:: BRIEF ::
Take the entries below and print only the lines from the one with "A = [13, 1, 4, 6, 7, 7]" through the one with "Its prefix-sum array is P = [2, -4, -7, -7, 11].", exactly as they stand, both ends included.

(Extracted data entries)
+===+

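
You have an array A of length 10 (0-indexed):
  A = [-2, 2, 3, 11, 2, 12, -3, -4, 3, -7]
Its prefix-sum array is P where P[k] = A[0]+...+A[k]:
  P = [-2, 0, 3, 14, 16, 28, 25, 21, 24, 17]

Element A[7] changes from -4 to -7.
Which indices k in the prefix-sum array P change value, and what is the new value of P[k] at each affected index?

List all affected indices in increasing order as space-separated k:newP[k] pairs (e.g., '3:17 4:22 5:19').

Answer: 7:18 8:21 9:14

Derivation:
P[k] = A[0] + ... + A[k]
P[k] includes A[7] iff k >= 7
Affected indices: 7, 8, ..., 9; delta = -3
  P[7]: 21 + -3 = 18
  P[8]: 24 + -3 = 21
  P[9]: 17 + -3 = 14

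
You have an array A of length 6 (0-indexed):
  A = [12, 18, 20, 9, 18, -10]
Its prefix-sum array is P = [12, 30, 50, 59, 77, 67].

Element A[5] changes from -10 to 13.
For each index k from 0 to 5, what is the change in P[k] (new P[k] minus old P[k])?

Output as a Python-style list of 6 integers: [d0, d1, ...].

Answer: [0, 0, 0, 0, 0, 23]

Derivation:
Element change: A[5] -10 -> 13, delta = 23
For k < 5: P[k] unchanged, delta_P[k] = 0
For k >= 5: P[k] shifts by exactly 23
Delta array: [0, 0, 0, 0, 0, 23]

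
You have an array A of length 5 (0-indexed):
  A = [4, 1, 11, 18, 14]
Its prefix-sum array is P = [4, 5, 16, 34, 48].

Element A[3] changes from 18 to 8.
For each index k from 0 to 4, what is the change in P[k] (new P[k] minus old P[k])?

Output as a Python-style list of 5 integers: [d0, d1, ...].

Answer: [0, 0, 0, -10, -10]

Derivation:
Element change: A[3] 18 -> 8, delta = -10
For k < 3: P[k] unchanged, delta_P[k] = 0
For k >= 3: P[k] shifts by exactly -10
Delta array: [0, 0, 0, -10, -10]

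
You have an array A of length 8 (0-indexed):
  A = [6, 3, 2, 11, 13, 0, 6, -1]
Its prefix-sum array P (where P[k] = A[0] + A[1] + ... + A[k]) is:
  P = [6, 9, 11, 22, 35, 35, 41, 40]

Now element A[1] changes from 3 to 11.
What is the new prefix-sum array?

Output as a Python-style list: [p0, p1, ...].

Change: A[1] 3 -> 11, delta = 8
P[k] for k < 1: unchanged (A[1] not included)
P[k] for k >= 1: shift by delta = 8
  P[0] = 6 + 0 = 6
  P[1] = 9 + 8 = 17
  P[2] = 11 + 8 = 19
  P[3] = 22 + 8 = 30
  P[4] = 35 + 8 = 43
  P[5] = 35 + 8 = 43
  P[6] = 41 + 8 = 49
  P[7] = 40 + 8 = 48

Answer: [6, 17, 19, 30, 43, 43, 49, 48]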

+===+

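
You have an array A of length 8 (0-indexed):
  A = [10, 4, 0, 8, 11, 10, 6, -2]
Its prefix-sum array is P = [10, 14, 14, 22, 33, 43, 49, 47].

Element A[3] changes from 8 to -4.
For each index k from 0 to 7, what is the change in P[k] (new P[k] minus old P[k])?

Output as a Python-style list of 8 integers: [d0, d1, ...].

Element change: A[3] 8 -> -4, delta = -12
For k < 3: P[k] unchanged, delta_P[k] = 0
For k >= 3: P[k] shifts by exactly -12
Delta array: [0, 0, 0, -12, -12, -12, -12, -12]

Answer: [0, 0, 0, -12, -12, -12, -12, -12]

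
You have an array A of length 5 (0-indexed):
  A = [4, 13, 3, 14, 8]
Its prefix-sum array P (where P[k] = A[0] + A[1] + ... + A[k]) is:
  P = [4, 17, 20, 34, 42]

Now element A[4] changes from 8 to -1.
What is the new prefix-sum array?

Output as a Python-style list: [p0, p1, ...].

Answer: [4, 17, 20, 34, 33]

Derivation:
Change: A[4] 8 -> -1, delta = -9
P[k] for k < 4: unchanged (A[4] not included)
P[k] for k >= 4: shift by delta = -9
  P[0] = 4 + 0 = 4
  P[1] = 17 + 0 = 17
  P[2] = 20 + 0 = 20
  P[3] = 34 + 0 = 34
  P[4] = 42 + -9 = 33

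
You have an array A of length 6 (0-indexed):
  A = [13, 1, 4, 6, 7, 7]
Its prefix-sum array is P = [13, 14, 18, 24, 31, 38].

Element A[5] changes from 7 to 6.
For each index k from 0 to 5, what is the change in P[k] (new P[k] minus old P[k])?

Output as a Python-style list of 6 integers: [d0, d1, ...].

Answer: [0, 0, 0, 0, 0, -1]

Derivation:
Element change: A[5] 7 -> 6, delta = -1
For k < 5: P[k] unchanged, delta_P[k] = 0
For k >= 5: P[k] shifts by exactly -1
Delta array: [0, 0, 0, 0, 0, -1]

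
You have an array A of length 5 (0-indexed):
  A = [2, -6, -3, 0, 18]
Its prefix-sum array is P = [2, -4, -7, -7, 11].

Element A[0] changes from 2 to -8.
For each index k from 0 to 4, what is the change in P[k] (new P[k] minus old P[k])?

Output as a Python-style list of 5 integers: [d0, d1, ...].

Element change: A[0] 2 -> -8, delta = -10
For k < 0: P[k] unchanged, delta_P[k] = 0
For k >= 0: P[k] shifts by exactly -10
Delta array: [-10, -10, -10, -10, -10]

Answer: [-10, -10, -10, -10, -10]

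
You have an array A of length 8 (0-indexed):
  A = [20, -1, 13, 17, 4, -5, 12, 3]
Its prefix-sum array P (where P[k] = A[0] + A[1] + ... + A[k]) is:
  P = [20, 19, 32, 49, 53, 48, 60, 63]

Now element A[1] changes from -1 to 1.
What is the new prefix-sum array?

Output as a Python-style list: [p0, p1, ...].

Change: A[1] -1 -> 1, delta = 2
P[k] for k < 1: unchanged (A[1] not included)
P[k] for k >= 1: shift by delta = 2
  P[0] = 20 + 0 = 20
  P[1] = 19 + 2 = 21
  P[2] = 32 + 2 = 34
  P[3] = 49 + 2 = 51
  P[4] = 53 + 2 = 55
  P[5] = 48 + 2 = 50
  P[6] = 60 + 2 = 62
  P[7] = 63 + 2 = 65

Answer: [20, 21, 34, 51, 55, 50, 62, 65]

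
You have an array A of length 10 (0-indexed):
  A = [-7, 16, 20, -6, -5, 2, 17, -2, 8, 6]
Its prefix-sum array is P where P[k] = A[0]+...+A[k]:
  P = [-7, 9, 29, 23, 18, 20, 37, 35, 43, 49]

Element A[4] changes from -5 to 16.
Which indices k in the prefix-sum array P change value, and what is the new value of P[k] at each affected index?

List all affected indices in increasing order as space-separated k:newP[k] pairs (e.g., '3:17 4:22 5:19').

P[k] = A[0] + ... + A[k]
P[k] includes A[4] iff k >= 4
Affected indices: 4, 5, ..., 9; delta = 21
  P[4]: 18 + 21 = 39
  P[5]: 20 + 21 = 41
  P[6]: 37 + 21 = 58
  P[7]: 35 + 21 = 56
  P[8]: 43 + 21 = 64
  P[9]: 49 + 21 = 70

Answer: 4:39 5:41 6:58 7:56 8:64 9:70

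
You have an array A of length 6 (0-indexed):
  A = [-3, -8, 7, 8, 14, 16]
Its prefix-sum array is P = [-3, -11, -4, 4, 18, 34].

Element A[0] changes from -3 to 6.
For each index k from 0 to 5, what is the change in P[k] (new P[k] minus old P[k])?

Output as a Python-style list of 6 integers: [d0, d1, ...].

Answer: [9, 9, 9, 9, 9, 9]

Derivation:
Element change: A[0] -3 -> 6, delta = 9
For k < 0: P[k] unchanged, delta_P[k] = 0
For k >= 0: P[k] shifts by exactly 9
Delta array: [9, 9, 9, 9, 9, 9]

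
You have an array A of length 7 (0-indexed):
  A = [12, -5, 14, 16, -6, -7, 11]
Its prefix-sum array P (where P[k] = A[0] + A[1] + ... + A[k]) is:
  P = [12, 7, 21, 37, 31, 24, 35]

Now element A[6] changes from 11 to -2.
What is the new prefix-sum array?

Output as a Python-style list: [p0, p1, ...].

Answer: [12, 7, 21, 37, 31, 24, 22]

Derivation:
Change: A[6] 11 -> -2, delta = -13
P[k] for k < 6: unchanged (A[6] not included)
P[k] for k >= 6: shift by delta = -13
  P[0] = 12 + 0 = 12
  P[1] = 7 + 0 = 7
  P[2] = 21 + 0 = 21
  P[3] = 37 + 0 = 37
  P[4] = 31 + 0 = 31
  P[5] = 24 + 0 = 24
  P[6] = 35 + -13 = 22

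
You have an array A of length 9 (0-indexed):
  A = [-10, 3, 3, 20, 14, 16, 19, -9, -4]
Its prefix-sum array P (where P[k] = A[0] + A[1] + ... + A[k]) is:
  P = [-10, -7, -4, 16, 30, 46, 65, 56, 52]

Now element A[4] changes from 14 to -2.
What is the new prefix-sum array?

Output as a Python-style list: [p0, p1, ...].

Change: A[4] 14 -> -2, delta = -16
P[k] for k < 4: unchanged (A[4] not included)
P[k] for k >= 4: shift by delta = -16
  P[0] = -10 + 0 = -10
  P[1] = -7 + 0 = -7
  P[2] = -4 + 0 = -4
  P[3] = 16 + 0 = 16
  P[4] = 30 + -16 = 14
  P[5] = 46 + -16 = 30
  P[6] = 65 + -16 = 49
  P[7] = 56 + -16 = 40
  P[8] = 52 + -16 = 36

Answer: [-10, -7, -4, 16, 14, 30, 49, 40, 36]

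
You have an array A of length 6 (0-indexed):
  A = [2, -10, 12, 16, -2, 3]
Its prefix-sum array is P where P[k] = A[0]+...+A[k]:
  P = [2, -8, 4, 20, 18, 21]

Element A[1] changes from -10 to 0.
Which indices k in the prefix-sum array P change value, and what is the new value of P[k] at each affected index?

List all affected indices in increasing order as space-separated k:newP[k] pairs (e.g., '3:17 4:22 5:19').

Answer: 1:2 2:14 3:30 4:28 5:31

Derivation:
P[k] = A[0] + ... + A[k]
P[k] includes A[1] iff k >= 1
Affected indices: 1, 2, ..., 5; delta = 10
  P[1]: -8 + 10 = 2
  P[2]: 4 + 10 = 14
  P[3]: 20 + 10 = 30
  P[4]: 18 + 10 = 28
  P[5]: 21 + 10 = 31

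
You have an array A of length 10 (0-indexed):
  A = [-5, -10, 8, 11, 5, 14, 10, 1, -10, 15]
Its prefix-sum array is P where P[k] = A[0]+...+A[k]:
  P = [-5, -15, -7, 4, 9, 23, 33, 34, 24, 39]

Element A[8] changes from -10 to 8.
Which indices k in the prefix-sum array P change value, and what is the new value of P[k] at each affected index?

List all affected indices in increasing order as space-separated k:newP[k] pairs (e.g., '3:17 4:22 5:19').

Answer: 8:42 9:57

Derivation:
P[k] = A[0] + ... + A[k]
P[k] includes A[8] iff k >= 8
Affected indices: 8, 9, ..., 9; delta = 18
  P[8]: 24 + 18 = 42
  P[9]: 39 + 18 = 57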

+===+

:: ANSWER AREA ::
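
  A = [13, 1, 4, 6, 7, 7]
Its prefix-sum array is P = [13, 14, 18, 24, 31, 38].

Element A[5] changes from 7 to 6.
For each index k from 0 to 5, what is the change in P[k] (new P[k] minus old P[k])?

Output as a Python-style list of 6 integers: [d0, d1, ...].

Answer: [0, 0, 0, 0, 0, -1]

Derivation:
Element change: A[5] 7 -> 6, delta = -1
For k < 5: P[k] unchanged, delta_P[k] = 0
For k >= 5: P[k] shifts by exactly -1
Delta array: [0, 0, 0, 0, 0, -1]

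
You have an array A of length 5 (0-indexed):
  A = [2, -6, -3, 0, 18]
Its prefix-sum array is P = [2, -4, -7, -7, 11].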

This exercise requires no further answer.